• Data:
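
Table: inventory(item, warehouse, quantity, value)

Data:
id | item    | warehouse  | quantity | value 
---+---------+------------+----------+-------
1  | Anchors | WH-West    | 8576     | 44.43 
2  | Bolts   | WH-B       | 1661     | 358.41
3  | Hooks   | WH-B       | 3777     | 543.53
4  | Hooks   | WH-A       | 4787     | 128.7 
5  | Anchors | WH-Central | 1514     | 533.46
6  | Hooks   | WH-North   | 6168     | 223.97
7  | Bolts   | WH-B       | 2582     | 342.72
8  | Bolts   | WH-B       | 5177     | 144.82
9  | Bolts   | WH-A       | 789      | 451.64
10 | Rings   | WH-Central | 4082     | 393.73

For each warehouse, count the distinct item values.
SELECT warehouse, COUNT(DISTINCT item)
FROM inventory
GROUP BY warehouse

Result:
  WH-A: 2 distinct
  WH-B: 2 distinct
  WH-Central: 2 distinct
  WH-North: 1 distinct
  WH-West: 1 distinct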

• Activity:
Each line of the listing should be reproduced without any alteration.

• Exercise output:
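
Table: inventory(item, warehouse, quantity, value)

Data:
id | item    | warehouse  | quantity | value 
---+---------+------------+----------+-------
1  | Anchors | WH-West    | 8576     | 44.43 
2  | Bolts   | WH-B       | 1661     | 358.41
3  | Hooks   | WH-B       | 3777     | 543.53
4  | Hooks   | WH-A       | 4787     | 128.7 
5  | Anchors | WH-Central | 1514     | 533.46
6  | Hooks   | WH-North   | 6168     | 223.97
7  | Bolts   | WH-B       | 2582     | 342.72
8  | Bolts   | WH-B       | 5177     | 144.82
9  | Bolts   | WH-A       | 789      | 451.64
10 | Rings   | WH-Central | 4082     | 393.73

For each warehouse, count the distinct item values.
SELECT warehouse, COUNT(DISTINCT item)
FROM inventory
GROUP BY warehouse

Result:
  WH-A: 2 distinct
  WH-B: 2 distinct
  WH-Central: 2 distinct
  WH-North: 1 distinct
  WH-West: 1 distinct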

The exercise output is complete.